> [Records shown]
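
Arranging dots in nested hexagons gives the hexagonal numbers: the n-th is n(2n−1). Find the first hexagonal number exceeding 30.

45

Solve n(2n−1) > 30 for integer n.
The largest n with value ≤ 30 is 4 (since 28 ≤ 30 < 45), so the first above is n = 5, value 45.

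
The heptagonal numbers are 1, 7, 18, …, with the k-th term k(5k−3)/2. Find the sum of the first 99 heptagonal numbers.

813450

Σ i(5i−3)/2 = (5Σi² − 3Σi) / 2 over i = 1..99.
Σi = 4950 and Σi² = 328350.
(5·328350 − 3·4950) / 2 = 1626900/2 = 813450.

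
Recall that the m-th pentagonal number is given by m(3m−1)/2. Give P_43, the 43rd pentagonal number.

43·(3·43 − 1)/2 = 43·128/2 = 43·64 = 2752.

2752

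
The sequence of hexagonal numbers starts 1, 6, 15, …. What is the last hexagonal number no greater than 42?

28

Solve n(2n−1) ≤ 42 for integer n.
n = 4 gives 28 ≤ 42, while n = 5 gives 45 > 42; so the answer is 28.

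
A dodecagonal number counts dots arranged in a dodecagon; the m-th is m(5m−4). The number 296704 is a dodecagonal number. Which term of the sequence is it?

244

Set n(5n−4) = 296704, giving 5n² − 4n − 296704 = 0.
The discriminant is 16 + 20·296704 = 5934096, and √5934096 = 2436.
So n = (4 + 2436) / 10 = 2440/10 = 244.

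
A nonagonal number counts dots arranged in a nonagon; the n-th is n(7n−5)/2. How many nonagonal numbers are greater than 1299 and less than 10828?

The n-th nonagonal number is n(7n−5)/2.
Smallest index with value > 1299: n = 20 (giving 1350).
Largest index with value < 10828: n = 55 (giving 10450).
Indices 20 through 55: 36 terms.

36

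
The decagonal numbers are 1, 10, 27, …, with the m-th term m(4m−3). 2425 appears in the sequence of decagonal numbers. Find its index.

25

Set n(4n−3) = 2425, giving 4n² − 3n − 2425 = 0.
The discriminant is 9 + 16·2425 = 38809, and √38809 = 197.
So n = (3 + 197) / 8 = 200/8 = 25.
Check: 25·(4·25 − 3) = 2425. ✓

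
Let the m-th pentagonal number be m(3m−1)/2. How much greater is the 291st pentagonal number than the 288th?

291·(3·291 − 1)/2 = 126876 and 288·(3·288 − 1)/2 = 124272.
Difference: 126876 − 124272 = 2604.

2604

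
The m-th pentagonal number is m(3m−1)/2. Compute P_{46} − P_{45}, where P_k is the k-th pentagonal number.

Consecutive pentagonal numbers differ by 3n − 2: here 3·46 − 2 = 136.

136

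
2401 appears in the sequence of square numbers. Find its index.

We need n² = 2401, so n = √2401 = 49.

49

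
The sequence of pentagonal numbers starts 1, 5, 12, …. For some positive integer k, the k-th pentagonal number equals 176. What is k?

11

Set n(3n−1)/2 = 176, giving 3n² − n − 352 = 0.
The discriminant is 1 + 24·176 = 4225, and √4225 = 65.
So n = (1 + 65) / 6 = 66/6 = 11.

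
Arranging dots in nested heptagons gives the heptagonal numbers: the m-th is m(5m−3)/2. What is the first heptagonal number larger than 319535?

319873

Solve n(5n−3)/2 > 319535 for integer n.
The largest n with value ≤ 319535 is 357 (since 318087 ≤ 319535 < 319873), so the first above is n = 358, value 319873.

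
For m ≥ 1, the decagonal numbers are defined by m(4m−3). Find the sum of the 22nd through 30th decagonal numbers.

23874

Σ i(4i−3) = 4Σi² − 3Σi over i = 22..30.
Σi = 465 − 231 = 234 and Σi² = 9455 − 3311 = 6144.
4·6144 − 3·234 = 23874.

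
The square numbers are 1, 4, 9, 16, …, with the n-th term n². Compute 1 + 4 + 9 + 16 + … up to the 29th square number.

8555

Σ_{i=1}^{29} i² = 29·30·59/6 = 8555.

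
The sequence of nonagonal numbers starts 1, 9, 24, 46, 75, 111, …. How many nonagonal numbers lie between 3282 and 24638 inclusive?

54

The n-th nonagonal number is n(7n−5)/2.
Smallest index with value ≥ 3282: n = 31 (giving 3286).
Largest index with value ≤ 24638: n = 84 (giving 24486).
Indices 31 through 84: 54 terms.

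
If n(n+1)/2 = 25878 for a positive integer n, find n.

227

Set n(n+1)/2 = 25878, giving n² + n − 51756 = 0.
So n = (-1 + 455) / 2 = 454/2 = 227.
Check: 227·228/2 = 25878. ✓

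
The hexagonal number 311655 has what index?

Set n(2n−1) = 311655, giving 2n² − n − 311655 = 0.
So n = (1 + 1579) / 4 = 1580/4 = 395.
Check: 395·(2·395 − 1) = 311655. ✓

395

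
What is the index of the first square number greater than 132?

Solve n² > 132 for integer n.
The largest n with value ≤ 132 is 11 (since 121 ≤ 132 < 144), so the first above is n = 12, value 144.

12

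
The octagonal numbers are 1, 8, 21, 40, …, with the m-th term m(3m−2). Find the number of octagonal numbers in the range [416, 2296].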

> [What to work on] Please output the entire listing exactly as it stands.

> [Written reply]
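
Arranging dots in nested hexagons gives the hexagonal numbers: the n-th is n(2n−1). Find the first hexagonal number exceeding 30.

45

Solve n(2n−1) > 30 for integer n.
The largest n with value ≤ 30 is 4 (since 28 ≤ 30 < 45), so the first above is n = 5, value 45.

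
The heptagonal numbers are 1, 7, 18, …, with the k-th term k(5k−3)/2. Find the sum of the first 99 heptagonal numbers.

813450

Σ i(5i−3)/2 = (5Σi² − 3Σi) / 2 over i = 1..99.
Σi = 4950 and Σi² = 328350.
(5·328350 − 3·4950) / 2 = 1626900/2 = 813450.

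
Recall that the m-th pentagonal number is given by m(3m−1)/2. Give P_43, the 43rd pentagonal number.

43·(3·43 − 1)/2 = 43·128/2 = 43·64 = 2752.

2752

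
The sequence of hexagonal numbers starts 1, 6, 15, …. What is the last hexagonal number no greater than 42?

28

Solve n(2n−1) ≤ 42 for integer n.
n = 4 gives 28 ≤ 42, while n = 5 gives 45 > 42; so the answer is 28.

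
A dodecagonal number counts dots arranged in a dodecagon; the m-th is m(5m−4). The number 296704 is a dodecagonal number. Which term of the sequence is it?

244

Set n(5n−4) = 296704, giving 5n² − 4n − 296704 = 0.
The discriminant is 16 + 20·296704 = 5934096, and √5934096 = 2436.
So n = (4 + 2436) / 10 = 2440/10 = 244.

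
A nonagonal number counts dots arranged in a nonagon; the n-th is n(7n−5)/2. How many nonagonal numbers are greater than 1299 and less than 10828?

The n-th nonagonal number is n(7n−5)/2.
Smallest index with value > 1299: n = 20 (giving 1350).
Largest index with value < 10828: n = 55 (giving 10450).
Indices 20 through 55: 36 terms.

36

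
The decagonal numbers are 1, 10, 27, …, with the m-th term m(4m−3). 2425 appears in the sequence of decagonal numbers. Find its index.

25

Set n(4n−3) = 2425, giving 4n² − 3n − 2425 = 0.
The discriminant is 9 + 16·2425 = 38809, and √38809 = 197.
So n = (3 + 197) / 8 = 200/8 = 25.
Check: 25·(4·25 − 3) = 2425. ✓

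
Let the m-th pentagonal number be m(3m−1)/2. How much greater is the 291st pentagonal number than the 288th?

291·(3·291 − 1)/2 = 126876 and 288·(3·288 − 1)/2 = 124272.
Difference: 126876 − 124272 = 2604.

2604

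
The m-th pentagonal number is m(3m−1)/2. Compute P_{46} − P_{45}, where P_k is the k-th pentagonal number.

Consecutive pentagonal numbers differ by 3n − 2: here 3·46 − 2 = 136.

136

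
2401 appears in the sequence of square numbers. Find its index.

We need n² = 2401, so n = √2401 = 49.

49

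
The sequence of pentagonal numbers starts 1, 5, 12, …. For some positive integer k, the k-th pentagonal number equals 176. What is k?

11

Set n(3n−1)/2 = 176, giving 3n² − n − 352 = 0.
The discriminant is 1 + 24·176 = 4225, and √4225 = 65.
So n = (1 + 65) / 6 = 66/6 = 11.

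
Arranging dots in nested heptagons gives the heptagonal numbers: the m-th is m(5m−3)/2. What is the first heptagonal number larger than 319535?

319873

Solve n(5n−3)/2 > 319535 for integer n.
The largest n with value ≤ 319535 is 357 (since 318087 ≤ 319535 < 319873), so the first above is n = 358, value 319873.

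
For m ≥ 1, the decagonal numbers are defined by m(4m−3). Find the sum of the 22nd through 30th decagonal numbers.

23874

Σ i(4i−3) = 4Σi² − 3Σi over i = 22..30.
Σi = 465 − 231 = 234 and Σi² = 9455 − 3311 = 6144.
4·6144 − 3·234 = 23874.

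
The square numbers are 1, 4, 9, 16, …, with the n-th term n². Compute 1 + 4 + 9 + 16 + … up to the 29th square number.

8555

Σ_{i=1}^{29} i² = 29·30·59/6 = 8555.

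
The sequence of nonagonal numbers starts 1, 9, 24, 46, 75, 111, …. How many nonagonal numbers lie between 3282 and 24638 inclusive?

54

The n-th nonagonal number is n(7n−5)/2.
Smallest index with value ≥ 3282: n = 31 (giving 3286).
Largest index with value ≤ 24638: n = 84 (giving 24486).
Indices 31 through 84: 54 terms.

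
If n(n+1)/2 = 25878 for a positive integer n, find n.

227

Set n(n+1)/2 = 25878, giving n² + n − 51756 = 0.
So n = (-1 + 455) / 2 = 454/2 = 227.
Check: 227·228/2 = 25878. ✓

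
The hexagonal number 311655 has what index?

Set n(2n−1) = 311655, giving 2n² − n − 311655 = 0.
So n = (1 + 1579) / 4 = 1580/4 = 395.
Check: 395·(2·395 − 1) = 311655. ✓

395

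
What is the index of the first square number greater than 132?

Solve n² > 132 for integer n.
The largest n with value ≤ 132 is 11 (since 121 ≤ 132 < 144), so the first above is n = 12, value 144.

12

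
The octagonal numbers are 1, 8, 21, 40, …, with the m-th term m(3m−2). Find the number of octagonal numbers in the range [416, 2296].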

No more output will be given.